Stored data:

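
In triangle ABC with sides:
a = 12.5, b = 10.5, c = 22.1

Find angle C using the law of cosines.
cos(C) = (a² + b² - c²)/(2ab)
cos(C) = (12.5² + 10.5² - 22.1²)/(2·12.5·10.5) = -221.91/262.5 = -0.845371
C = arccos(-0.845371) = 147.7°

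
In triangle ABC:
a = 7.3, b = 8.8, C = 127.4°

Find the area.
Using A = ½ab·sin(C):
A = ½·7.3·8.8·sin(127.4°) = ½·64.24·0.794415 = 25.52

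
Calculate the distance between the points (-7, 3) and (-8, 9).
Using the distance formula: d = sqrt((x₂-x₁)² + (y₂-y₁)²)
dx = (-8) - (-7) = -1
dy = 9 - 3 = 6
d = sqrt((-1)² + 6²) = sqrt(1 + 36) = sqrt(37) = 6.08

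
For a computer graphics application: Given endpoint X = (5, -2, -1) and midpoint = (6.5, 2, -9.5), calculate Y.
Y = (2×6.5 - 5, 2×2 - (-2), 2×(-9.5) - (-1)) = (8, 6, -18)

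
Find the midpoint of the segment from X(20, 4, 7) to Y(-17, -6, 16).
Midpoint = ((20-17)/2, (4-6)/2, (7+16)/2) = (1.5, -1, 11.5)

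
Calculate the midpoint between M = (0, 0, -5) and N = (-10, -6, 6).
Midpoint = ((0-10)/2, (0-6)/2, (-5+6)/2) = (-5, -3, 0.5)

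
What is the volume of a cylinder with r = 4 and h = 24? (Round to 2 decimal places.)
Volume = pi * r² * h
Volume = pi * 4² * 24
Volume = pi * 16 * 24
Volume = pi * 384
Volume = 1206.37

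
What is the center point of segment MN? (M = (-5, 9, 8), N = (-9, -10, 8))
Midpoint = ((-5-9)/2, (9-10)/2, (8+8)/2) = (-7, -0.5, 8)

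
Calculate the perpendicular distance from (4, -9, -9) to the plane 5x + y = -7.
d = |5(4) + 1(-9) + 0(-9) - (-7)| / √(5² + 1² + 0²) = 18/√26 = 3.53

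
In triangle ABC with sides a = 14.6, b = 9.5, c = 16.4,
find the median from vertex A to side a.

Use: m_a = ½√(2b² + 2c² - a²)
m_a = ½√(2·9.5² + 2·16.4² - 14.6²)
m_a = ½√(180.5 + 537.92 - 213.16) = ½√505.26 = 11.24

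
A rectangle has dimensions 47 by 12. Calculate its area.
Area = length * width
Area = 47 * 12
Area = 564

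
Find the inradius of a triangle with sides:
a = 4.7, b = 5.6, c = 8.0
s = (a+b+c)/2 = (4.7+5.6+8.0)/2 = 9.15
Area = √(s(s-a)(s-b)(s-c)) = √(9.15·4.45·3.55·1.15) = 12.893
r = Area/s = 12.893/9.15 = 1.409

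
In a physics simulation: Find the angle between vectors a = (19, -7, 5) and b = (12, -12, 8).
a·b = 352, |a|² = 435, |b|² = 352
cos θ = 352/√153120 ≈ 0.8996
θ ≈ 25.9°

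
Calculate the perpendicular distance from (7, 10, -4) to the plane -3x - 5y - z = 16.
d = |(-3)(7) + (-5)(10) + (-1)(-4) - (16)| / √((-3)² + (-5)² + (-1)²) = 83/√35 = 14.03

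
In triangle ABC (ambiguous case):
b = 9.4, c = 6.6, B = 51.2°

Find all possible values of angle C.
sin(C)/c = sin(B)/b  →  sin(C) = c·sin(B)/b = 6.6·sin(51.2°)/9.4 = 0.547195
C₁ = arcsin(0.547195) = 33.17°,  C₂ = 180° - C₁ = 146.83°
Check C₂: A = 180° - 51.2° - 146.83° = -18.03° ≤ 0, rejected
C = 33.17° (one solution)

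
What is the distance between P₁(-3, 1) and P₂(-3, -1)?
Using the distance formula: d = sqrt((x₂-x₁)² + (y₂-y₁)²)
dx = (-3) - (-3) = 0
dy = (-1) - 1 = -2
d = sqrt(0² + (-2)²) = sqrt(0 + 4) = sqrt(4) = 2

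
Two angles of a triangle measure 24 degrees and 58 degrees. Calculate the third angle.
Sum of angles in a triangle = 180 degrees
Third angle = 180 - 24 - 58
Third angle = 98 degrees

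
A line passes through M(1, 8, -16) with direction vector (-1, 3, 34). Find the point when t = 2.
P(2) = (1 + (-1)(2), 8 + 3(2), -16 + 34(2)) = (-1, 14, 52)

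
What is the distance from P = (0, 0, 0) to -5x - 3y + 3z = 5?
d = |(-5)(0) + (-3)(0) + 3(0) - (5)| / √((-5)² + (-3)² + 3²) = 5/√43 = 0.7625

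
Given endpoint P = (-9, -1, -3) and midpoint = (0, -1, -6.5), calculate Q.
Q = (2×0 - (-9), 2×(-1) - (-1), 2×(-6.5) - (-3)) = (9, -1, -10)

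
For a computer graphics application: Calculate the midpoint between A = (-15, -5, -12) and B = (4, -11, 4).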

# Problem statement
Every record above is to be copied exactly.

# Answer below
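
In triangle ABC with sides:
a = 12.5, b = 10.5, c = 22.1

Find angle C using the law of cosines.
cos(C) = (a² + b² - c²)/(2ab)
cos(C) = (12.5² + 10.5² - 22.1²)/(2·12.5·10.5) = -221.91/262.5 = -0.845371
C = arccos(-0.845371) = 147.7°

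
In triangle ABC:
a = 7.3, b = 8.8, C = 127.4°

Find the area.
Using A = ½ab·sin(C):
A = ½·7.3·8.8·sin(127.4°) = ½·64.24·0.794415 = 25.52

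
Calculate the distance between the points (-7, 3) and (-8, 9).
Using the distance formula: d = sqrt((x₂-x₁)² + (y₂-y₁)²)
dx = (-8) - (-7) = -1
dy = 9 - 3 = 6
d = sqrt((-1)² + 6²) = sqrt(1 + 36) = sqrt(37) = 6.08

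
For a computer graphics application: Given endpoint X = (5, -2, -1) and midpoint = (6.5, 2, -9.5), calculate Y.
Y = (2×6.5 - 5, 2×2 - (-2), 2×(-9.5) - (-1)) = (8, 6, -18)

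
Find the midpoint of the segment from X(20, 4, 7) to Y(-17, -6, 16).
Midpoint = ((20-17)/2, (4-6)/2, (7+16)/2) = (1.5, -1, 11.5)

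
Calculate the midpoint between M = (0, 0, -5) and N = (-10, -6, 6).
Midpoint = ((0-10)/2, (0-6)/2, (-5+6)/2) = (-5, -3, 0.5)

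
What is the volume of a cylinder with r = 4 and h = 24? (Round to 2 decimal places.)
Volume = pi * r² * h
Volume = pi * 4² * 24
Volume = pi * 16 * 24
Volume = pi * 384
Volume = 1206.37

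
What is the center point of segment MN? (M = (-5, 9, 8), N = (-9, -10, 8))
Midpoint = ((-5-9)/2, (9-10)/2, (8+8)/2) = (-7, -0.5, 8)

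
Calculate the perpendicular distance from (4, -9, -9) to the plane 5x + y = -7.
d = |5(4) + 1(-9) + 0(-9) - (-7)| / √(5² + 1² + 0²) = 18/√26 = 3.53

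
In triangle ABC with sides a = 14.6, b = 9.5, c = 16.4,
find the median from vertex A to side a.

Use: m_a = ½√(2b² + 2c² - a²)
m_a = ½√(2·9.5² + 2·16.4² - 14.6²)
m_a = ½√(180.5 + 537.92 - 213.16) = ½√505.26 = 11.24

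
A rectangle has dimensions 47 by 12. Calculate its area.
Area = length * width
Area = 47 * 12
Area = 564

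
Find the inradius of a triangle with sides:
a = 4.7, b = 5.6, c = 8.0
s = (a+b+c)/2 = (4.7+5.6+8.0)/2 = 9.15
Area = √(s(s-a)(s-b)(s-c)) = √(9.15·4.45·3.55·1.15) = 12.893
r = Area/s = 12.893/9.15 = 1.409

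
In a physics simulation: Find the angle between vectors a = (19, -7, 5) and b = (12, -12, 8).
a·b = 352, |a|² = 435, |b|² = 352
cos θ = 352/√153120 ≈ 0.8996
θ ≈ 25.9°

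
Calculate the perpendicular distance from (7, 10, -4) to the plane -3x - 5y - z = 16.
d = |(-3)(7) + (-5)(10) + (-1)(-4) - (16)| / √((-3)² + (-5)² + (-1)²) = 83/√35 = 14.03

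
In triangle ABC (ambiguous case):
b = 9.4, c = 6.6, B = 51.2°

Find all possible values of angle C.
sin(C)/c = sin(B)/b  →  sin(C) = c·sin(B)/b = 6.6·sin(51.2°)/9.4 = 0.547195
C₁ = arcsin(0.547195) = 33.17°,  C₂ = 180° - C₁ = 146.83°
Check C₂: A = 180° - 51.2° - 146.83° = -18.03° ≤ 0, rejected
C = 33.17° (one solution)

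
What is the distance between P₁(-3, 1) and P₂(-3, -1)?
Using the distance formula: d = sqrt((x₂-x₁)² + (y₂-y₁)²)
dx = (-3) - (-3) = 0
dy = (-1) - 1 = -2
d = sqrt(0² + (-2)²) = sqrt(0 + 4) = sqrt(4) = 2

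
Two angles of a triangle measure 24 degrees and 58 degrees. Calculate the third angle.
Sum of angles in a triangle = 180 degrees
Third angle = 180 - 24 - 58
Third angle = 98 degrees

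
A line passes through M(1, 8, -16) with direction vector (-1, 3, 34). Find the point when t = 2.
P(2) = (1 + (-1)(2), 8 + 3(2), -16 + 34(2)) = (-1, 14, 52)

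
What is the distance from P = (0, 0, 0) to -5x - 3y + 3z = 5?
d = |(-5)(0) + (-3)(0) + 3(0) - (5)| / √((-5)² + (-3)² + 3²) = 5/√43 = 0.7625

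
Given endpoint P = (-9, -1, -3) and midpoint = (0, -1, -6.5), calculate Q.
Q = (2×0 - (-9), 2×(-1) - (-1), 2×(-6.5) - (-3)) = (9, -1, -10)

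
For a computer graphics application: Calculate the midpoint between A = (-15, -5, -12) and B = (4, -11, 4).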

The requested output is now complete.